(Data entries)
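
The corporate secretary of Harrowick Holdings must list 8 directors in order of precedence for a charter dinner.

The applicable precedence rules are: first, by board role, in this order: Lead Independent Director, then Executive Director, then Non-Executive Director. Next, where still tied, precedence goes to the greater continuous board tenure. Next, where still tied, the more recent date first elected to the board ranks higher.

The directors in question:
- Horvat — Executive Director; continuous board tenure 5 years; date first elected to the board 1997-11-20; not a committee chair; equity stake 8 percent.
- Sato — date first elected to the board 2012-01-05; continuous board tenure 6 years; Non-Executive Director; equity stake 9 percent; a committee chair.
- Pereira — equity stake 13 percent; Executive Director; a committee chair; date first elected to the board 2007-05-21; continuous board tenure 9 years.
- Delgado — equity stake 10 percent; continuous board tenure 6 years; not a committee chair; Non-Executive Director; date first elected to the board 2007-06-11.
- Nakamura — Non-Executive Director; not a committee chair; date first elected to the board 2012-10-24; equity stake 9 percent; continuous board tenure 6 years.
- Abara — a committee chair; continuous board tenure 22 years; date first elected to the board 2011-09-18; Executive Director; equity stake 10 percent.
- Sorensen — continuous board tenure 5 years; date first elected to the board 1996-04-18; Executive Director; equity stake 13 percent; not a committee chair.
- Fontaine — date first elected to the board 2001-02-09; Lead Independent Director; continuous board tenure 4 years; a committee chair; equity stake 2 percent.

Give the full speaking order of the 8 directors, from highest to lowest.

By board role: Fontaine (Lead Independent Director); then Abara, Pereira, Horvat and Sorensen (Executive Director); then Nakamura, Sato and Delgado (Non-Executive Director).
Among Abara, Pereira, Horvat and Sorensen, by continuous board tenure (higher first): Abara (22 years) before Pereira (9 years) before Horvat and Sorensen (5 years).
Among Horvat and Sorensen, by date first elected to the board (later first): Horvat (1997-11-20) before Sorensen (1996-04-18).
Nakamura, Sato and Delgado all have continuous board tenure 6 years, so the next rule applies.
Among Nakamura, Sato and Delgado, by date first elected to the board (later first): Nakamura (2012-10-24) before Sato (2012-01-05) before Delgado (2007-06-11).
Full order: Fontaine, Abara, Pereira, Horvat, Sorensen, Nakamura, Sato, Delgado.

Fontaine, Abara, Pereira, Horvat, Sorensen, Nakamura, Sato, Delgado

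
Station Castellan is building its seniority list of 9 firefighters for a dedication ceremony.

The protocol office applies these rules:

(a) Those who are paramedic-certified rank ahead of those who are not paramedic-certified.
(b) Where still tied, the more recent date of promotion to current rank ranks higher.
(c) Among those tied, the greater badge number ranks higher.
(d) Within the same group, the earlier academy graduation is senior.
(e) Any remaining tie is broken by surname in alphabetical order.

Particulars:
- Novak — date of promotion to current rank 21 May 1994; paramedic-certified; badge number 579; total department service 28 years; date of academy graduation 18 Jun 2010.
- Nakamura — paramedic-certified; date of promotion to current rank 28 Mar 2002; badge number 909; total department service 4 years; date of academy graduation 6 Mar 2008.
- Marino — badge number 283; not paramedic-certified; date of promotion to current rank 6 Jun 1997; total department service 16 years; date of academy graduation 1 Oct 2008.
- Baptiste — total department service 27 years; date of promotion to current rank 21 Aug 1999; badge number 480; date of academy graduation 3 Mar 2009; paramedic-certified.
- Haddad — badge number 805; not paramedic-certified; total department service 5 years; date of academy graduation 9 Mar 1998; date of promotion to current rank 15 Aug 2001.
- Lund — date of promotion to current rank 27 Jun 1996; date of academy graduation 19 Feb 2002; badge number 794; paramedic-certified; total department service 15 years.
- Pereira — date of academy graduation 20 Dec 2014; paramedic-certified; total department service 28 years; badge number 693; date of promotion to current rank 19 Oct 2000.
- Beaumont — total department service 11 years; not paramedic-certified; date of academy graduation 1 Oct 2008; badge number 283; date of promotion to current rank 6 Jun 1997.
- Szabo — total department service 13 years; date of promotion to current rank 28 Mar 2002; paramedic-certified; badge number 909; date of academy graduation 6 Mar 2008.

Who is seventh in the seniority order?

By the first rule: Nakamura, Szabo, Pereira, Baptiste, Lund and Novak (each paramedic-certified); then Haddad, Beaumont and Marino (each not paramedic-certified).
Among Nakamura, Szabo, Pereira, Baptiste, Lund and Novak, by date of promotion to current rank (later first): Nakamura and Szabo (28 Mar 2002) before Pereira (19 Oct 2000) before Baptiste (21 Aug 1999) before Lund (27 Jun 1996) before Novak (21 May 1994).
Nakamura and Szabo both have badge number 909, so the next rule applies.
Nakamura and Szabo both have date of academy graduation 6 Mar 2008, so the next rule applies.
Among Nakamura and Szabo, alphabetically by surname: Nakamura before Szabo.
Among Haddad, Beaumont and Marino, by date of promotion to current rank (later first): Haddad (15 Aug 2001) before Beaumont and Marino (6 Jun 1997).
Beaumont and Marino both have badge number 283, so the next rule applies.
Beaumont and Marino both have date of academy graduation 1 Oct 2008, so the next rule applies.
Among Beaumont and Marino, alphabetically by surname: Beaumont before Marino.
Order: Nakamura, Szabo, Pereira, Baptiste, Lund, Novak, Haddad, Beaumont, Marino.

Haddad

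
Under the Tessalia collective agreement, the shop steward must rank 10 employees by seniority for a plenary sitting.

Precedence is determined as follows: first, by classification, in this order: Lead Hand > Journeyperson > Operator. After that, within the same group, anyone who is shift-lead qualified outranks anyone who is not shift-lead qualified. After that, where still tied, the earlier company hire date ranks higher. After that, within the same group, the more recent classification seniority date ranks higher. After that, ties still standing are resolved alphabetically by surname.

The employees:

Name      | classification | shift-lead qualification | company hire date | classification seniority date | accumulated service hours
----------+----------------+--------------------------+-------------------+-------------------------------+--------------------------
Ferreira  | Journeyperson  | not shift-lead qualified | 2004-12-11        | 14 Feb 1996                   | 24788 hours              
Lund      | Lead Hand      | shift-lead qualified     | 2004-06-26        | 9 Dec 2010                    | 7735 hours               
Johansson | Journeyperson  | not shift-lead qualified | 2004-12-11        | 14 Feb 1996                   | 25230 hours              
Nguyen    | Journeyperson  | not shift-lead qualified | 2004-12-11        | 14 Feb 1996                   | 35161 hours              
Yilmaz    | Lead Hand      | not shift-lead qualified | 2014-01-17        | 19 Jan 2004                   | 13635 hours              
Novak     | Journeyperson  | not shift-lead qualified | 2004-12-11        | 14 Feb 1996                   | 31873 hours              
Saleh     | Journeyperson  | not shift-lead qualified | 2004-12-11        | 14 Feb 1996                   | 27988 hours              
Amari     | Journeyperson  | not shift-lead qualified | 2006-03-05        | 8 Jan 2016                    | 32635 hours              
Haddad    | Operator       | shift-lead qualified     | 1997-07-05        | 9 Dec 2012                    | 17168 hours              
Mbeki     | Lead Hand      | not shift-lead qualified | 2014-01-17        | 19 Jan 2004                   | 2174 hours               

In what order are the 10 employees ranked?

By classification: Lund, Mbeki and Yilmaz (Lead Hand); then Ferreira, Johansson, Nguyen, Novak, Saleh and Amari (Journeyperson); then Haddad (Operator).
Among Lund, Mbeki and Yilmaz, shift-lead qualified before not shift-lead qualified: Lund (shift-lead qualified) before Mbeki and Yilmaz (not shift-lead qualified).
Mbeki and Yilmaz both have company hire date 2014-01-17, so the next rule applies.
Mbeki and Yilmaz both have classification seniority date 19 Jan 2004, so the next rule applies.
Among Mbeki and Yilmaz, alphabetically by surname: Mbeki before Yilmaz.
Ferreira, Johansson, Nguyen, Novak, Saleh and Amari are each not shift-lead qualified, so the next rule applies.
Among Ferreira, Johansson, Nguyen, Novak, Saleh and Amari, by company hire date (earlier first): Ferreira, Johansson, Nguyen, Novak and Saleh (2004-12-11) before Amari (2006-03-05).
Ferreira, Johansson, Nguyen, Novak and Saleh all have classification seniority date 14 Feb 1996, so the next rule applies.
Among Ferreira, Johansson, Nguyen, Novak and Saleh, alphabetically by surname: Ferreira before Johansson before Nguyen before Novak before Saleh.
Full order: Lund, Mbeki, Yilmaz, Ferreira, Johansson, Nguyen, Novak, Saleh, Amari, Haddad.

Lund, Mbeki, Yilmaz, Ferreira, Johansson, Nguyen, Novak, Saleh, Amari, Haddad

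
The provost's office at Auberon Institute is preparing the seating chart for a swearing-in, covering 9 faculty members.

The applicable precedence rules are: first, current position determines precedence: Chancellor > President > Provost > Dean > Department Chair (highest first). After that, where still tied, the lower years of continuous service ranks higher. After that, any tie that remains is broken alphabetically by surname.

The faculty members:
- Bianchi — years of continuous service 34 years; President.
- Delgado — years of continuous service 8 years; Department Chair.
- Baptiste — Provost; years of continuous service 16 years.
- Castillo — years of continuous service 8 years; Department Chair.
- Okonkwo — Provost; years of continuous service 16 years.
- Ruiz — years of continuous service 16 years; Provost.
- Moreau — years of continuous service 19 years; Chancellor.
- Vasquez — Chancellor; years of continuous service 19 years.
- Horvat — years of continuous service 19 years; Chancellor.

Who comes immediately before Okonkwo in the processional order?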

§ **TASK TO CARRY OUT**
Set down, word for word, each line from the top of the records above through the line with "- Horvat — Executive".

§ **REPLY TO THE TASK**
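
The corporate secretary of Harrowick Holdings must list 8 directors in order of precedence for a charter dinner.

The applicable precedence rules are: first, by board role, in this order: Lead Independent Director, then Executive Director, then Non-Executive Director. Next, where still tied, precedence goes to the greater continuous board tenure. Next, where still tied, the more recent date first elected to the board ranks higher.

The directors in question:
- Horvat — Executive Director; continuous board tenure 5 years; date first elected to the board 1997-11-20; not a committee chair; equity stake 8 percent.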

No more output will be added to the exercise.